### The task
Return exactly the lines of the entries, from the one with "Boxes with sizes 20" to the last.

-- Opening Marker --

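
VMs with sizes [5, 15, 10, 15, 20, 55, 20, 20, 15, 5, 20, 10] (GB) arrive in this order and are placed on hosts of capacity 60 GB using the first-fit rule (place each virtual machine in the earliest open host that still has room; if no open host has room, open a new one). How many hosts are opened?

  5 → host 1 (new)  [load 5/60]
  15 → host 1  [load 20/60]
  10 → host 1  [load 30/60]
  15 → host 1  [load 45/60]
  20 → host 2 (new)  [load 20/60]
  55 → host 3 (new)  [load 55/60]
  20 → host 2  [load 40/60]
  20 → host 2  [load 60/60]
  15 → host 1  [load 60/60]
  5 → host 3  [load 60/60]
  20 → host 4 (new)  [load 20/60]
  10 → host 4  [load 30/60]
4 hosts opened.

4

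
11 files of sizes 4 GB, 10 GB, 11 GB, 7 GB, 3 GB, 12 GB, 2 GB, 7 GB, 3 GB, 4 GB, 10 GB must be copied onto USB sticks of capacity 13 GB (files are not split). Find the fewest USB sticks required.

Total = 12 + 11 + 10 + 10 + 7 + 7 + 4 + 4 + 3 + 3 + 2 = 73 GB.
Lower bound: ⌈73/13⌉ = 6 USB sticks.
A packing using 6 USB sticks:
  USB stick 1: 12 = 12
  USB stick 2: 11 + 2 = 13
  USB stick 3: 10 + 3 = 13
  USB stick 4: 10 + 3 = 13
  USB stick 5: 7 + 4 = 11
  USB stick 6: 7 + 4 = 11
This matches the lower bound, so 6 is optimal.

6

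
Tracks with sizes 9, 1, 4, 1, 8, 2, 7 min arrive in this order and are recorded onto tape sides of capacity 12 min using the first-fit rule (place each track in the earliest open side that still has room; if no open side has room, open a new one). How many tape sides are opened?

  9 → side 1 (new)  [load 9/12]
  1 → side 1  [load 10/12]
  4 → side 2 (new)  [load 4/12]
  1 → side 1  [load 11/12]
  8 → side 2  [load 12/12]
  2 → side 3 (new)  [load 2/12]
  7 → side 3  [load 9/12]
3 tape sides opened.

3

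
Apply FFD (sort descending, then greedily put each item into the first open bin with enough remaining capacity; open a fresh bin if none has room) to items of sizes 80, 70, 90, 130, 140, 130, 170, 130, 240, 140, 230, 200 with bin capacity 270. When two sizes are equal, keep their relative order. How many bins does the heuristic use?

7

Sorted descending: 240, 230, 200, 170, 140, 140, 130, 130, 130, 90, 80, 70.
  240 → bin 1 (new)  [load 240/270]
  230 → bin 2 (new)  [load 230/270]
  200 → bin 3 (new)  [load 200/270]
  170 → bin 4 (new)  [load 170/270]
  140 → bin 5 (new)  [load 140/270]
  140 → bin 6 (new)  [load 140/270]
  130 → bin 5  [load 270/270]
  130 → bin 6  [load 270/270]
  130 → bin 7 (new)  [load 130/270]
  90 → bin 4  [load 260/270]
  80 → bin 7  [load 210/270]
  70 → bin 3  [load 270/270]
7 bins opened.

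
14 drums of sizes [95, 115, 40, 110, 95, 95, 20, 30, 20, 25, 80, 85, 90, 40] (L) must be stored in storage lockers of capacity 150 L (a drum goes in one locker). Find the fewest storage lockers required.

Total = 115 + 110 + 95 + 95 + 95 + 90 + 85 + 80 + 40 + 40 + 30 + 25 + 20 + 20 = 940 L.
Lower bound: ⌈940/150⌉ = 7 storage lockers.
Also, 8 drums each exceed 75 L, and no two of those can share a locker, so at least 8 storage lockers are needed.
A packing using 8 storage lockers:
  locker 1: 115 + 30 = 145
  locker 2: 110 + 40 = 150
  locker 3: 95 + 40 = 135
  locker 4: 95 + 25 + 20 = 140
  locker 5: 95 + 20 = 115
  locker 6: 90 = 90
  locker 7: 85 = 85
  locker 8: 80 = 80
This matches the lower bound, so 8 is optimal.

8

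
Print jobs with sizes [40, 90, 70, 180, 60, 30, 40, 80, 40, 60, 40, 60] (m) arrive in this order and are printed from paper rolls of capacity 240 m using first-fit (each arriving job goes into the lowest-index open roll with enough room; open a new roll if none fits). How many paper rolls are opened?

  40 → roll 1 (new)  [load 40/240]
  90 → roll 1  [load 130/240]
  70 → roll 1  [load 200/240]
  180 → roll 2 (new)  [load 180/240]
  60 → roll 2  [load 240/240]
  30 → roll 1  [load 230/240]
  40 → roll 3 (new)  [load 40/240]
  80 → roll 3  [load 120/240]
  40 → roll 3  [load 160/240]
  60 → roll 3  [load 220/240]
  40 → roll 4 (new)  [load 40/240]
  60 → roll 4  [load 100/240]
4 paper rolls opened.

4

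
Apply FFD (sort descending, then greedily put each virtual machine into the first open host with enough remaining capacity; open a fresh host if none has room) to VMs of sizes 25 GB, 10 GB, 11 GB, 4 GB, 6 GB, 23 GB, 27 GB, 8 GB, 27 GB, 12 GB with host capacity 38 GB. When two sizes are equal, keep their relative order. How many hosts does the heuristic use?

Sorted descending: 27, 27, 25, 23, 12, 11, 10, 8, 6, 4.
  27 → host 1 (new)  [load 27/38]
  27 → host 2 (new)  [load 27/38]
  25 → host 3 (new)  [load 25/38]
  23 → host 4 (new)  [load 23/38]
  12 → host 3  [load 37/38]
  11 → host 1  [load 38/38]
  10 → host 2  [load 37/38]
  8 → host 4  [load 31/38]
  6 → host 4  [load 37/38]
  4 → host 5 (new)  [load 4/38]
5 hosts opened.

5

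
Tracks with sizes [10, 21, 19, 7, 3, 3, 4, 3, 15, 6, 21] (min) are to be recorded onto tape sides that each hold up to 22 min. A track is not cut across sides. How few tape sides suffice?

Total = 21 + 21 + 19 + 15 + 10 + 7 + 6 + 4 + 3 + 3 + 3 = 112 min.
Lower bound: ⌈112/22⌉ = 6 tape sides.
A packing using 6 tape sides:
  side 1: 21 = 21
  side 2: 21 = 21
  side 3: 19 + 3 = 22
  side 4: 15 + 7 = 22
  side 5: 10 + 6 + 4 = 20
  side 6: 3 + 3 = 6
This matches the lower bound, so 6 is optimal.

6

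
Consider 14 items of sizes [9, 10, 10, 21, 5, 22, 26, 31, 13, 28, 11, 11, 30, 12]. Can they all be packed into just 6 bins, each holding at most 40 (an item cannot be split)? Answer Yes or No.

No

Total = 239; ⌈239/40⌉ = 6.
The bound of 6 does not rule out 6, but exhaustive search shows no assignment into 6 bins of capacity 40 exists — the minimum is 7.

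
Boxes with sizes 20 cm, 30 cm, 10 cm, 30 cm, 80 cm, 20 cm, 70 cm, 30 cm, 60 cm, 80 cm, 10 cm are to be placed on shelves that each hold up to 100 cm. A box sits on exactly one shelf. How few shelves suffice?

5

Total = 80 + 80 + 70 + 60 + 30 + 30 + 30 + 20 + 20 + 10 + 10 = 440 cm.
Lower bound: ⌈440/100⌉ = 5 shelves.
A packing using 5 shelves:
  shelf 1: 80 + 20 = 100
  shelf 2: 80 + 20 = 100
  shelf 3: 70 + 30 = 100
  shelf 4: 60 + 30 + 10 = 100
  shelf 5: 30 + 10 = 40
This matches the lower bound, so 5 is optimal.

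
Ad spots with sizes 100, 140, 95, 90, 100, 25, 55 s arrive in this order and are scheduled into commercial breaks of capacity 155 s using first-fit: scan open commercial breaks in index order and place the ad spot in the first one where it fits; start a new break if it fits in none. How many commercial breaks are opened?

  100 → break 1 (new)  [load 100/155]
  140 → break 2 (new)  [load 140/155]
  95 → break 3 (new)  [load 95/155]
  90 → break 4 (new)  [load 90/155]
  100 → break 5 (new)  [load 100/155]
  25 → break 1  [load 125/155]
  55 → break 3  [load 150/155]
5 commercial breaks opened.

5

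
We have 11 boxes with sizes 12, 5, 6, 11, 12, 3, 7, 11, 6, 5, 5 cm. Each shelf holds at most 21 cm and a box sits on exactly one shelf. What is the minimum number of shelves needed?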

-- Closing Marker --

### Solved problem
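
Boxes with sizes 20 cm, 30 cm, 10 cm, 30 cm, 80 cm, 20 cm, 70 cm, 30 cm, 60 cm, 80 cm, 10 cm are to be placed on shelves that each hold up to 100 cm. A box sits on exactly one shelf. How few shelves suffice?

5

Total = 80 + 80 + 70 + 60 + 30 + 30 + 30 + 20 + 20 + 10 + 10 = 440 cm.
Lower bound: ⌈440/100⌉ = 5 shelves.
A packing using 5 shelves:
  shelf 1: 80 + 20 = 100
  shelf 2: 80 + 20 = 100
  shelf 3: 70 + 30 = 100
  shelf 4: 60 + 30 + 10 = 100
  shelf 5: 30 + 10 = 40
This matches the lower bound, so 5 is optimal.

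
Ad spots with sizes 100, 140, 95, 90, 100, 25, 55 s arrive in this order and are scheduled into commercial breaks of capacity 155 s using first-fit: scan open commercial breaks in index order and place the ad spot in the first one where it fits; start a new break if it fits in none. How many commercial breaks are opened?

  100 → break 1 (new)  [load 100/155]
  140 → break 2 (new)  [load 140/155]
  95 → break 3 (new)  [load 95/155]
  90 → break 4 (new)  [load 90/155]
  100 → break 5 (new)  [load 100/155]
  25 → break 1  [load 125/155]
  55 → break 3  [load 150/155]
5 commercial breaks opened.

5

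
We have 11 boxes with sizes 12, 5, 6, 11, 12, 3, 7, 11, 6, 5, 5 cm. Each shelf holds at most 21 cm and a box sits on exactly one shelf. What is the minimum number of shelves needed?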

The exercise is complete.